# [TASK INSTRUCTIONS]
From the first entry to the last, repeat them all exactly.

[Data entries]
········
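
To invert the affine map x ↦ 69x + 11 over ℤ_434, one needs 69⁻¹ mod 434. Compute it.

Apply the Euclidean algorithm to 434 and 69:
434 = 6·69 + 20
69 = 3·20 + 9
20 = 2·9 + 2
9 = 4·2 + 1
2 = 2·1 + 0
The gcd is 1. Working backward:
1 = 9 − 4·2
1 = −4·20 + 9·9
1 = 9·69 − 31·20
1 = −31·434 + 195·69
So 69·195 ≡ 1 (mod 434).

195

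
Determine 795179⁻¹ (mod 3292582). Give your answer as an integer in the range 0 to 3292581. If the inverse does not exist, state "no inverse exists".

468195

Apply the Euclidean algorithm to 3292582 and 795179:
3292582 = 4·795179 + 111866
795179 = 7·111866 + 12117
111866 = 9·12117 + 2813
12117 = 4·2813 + 865
2813 = 3·865 + 218
865 = 3·218 + 211
218 = 1·211 + 7
211 = 30·7 + 1
7 = 7·1 + 0
Since gcd(795179, 3292582) = 1, back-substitute to write 1 as a combination:
1 = 211 − 30·7
1 = −30·218 + 31·211
1 = 31·865 − 123·218
1 = −123·2813 + 400·865
1 = 400·12117 − 1723·2813
1 = −1723·111866 + 15907·12117
1 = 15907·795179 − 113072·111866
1 = −113072·3292582 + 468195·795179
So 795179·468195 ≡ 1 (mod 3292582).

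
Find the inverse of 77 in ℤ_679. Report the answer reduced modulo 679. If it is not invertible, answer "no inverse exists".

no inverse exists

Euclidean algorithm on 679, 77:
679 = 8·77 + 63
77 = 1·63 + 14
63 = 4·14 + 7
14 = 2·7 + 0
Since gcd = 7 > 1, 77 is not a unit mod 679.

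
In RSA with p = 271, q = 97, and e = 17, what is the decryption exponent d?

φ(n) = (p−1)(q−1) = 270·96 = 25920.
Need d with 17·d ≡ 1 (mod 25920). Apply the extended Euclidean algorithm:
25920 = 1524×17 + 12
17 = 1×12 + 5
12 = 2×5 + 2
5 = 2×2 + 1
2 = 2×1 + 0
Back-substitute:
1 = 5 − 2·2
1 = −2·12 + 5·5
1 = 5·17 − 7·12
1 = −7·25920 + 10673·17
So 17·10673 ≡ 1 (mod 25920), hence d = 10673.

10673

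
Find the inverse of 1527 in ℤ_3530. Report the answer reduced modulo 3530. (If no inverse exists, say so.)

2603

Extended Euclidean algorithm:
3530 = 2·1527 + 476
1527 = 3·476 + 99
476 = 4·99 + 80
99 = 1·80 + 19
80 = 4·19 + 4
19 = 4·4 + 3
4 = 1·3 + 1
3 = 3·1 + 0
gcd = 1, so the inverse exists. Back-substitute:
1 = 4 − 3
1 = −19 + 5·4
1 = 5·80 − 21·19
1 = −21·99 + 26·80
1 = 26·476 − 125·99
1 = −125·1527 + 401·476
1 = 401·3530 − 927·1527
Hence 1527⁻¹ ≡ -927 ≡ 2603 (mod 3530).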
········
# [THE ANSWER]
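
To invert the affine map x ↦ 69x + 11 over ℤ_434, one needs 69⁻¹ mod 434. Compute it.

Apply the Euclidean algorithm to 434 and 69:
434 = 6·69 + 20
69 = 3·20 + 9
20 = 2·9 + 2
9 = 4·2 + 1
2 = 2·1 + 0
The gcd is 1. Working backward:
1 = 9 − 4·2
1 = −4·20 + 9·9
1 = 9·69 − 31·20
1 = −31·434 + 195·69
So 69·195 ≡ 1 (mod 434).

195

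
Determine 795179⁻¹ (mod 3292582). Give your answer as an integer in the range 0 to 3292581. If the inverse does not exist, state "no inverse exists".

468195

Apply the Euclidean algorithm to 3292582 and 795179:
3292582 = 4·795179 + 111866
795179 = 7·111866 + 12117
111866 = 9·12117 + 2813
12117 = 4·2813 + 865
2813 = 3·865 + 218
865 = 3·218 + 211
218 = 1·211 + 7
211 = 30·7 + 1
7 = 7·1 + 0
Since gcd(795179, 3292582) = 1, back-substitute to write 1 as a combination:
1 = 211 − 30·7
1 = −30·218 + 31·211
1 = 31·865 − 123·218
1 = −123·2813 + 400·865
1 = 400·12117 − 1723·2813
1 = −1723·111866 + 15907·12117
1 = 15907·795179 − 113072·111866
1 = −113072·3292582 + 468195·795179
So 795179·468195 ≡ 1 (mod 3292582).

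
Find the inverse of 77 in ℤ_679. Report the answer reduced modulo 679. If it is not invertible, answer "no inverse exists".

no inverse exists

Euclidean algorithm on 679, 77:
679 = 8·77 + 63
77 = 1·63 + 14
63 = 4·14 + 7
14 = 2·7 + 0
Since gcd = 7 > 1, 77 is not a unit mod 679.

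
In RSA with p = 271, q = 97, and e = 17, what is the decryption exponent d?

φ(n) = (p−1)(q−1) = 270·96 = 25920.
Need d with 17·d ≡ 1 (mod 25920). Apply the extended Euclidean algorithm:
25920 = 1524×17 + 12
17 = 1×12 + 5
12 = 2×5 + 2
5 = 2×2 + 1
2 = 2×1 + 0
Back-substitute:
1 = 5 − 2·2
1 = −2·12 + 5·5
1 = 5·17 − 7·12
1 = −7·25920 + 10673·17
So 17·10673 ≡ 1 (mod 25920), hence d = 10673.

10673

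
Find the inverse of 1527 in ℤ_3530. Report the answer reduced modulo 3530. (If no inverse exists, say so.)

2603

Extended Euclidean algorithm:
3530 = 2·1527 + 476
1527 = 3·476 + 99
476 = 4·99 + 80
99 = 1·80 + 19
80 = 4·19 + 4
19 = 4·4 + 3
4 = 1·3 + 1
3 = 3·1 + 0
gcd = 1, so the inverse exists. Back-substitute:
1 = 4 − 3
1 = −19 + 5·4
1 = 5·80 − 21·19
1 = −21·99 + 26·80
1 = 26·476 − 125·99
1 = −125·1527 + 401·476
1 = 401·3530 − 927·1527
Hence 1527⁻¹ ≡ -927 ≡ 2603 (mod 3530).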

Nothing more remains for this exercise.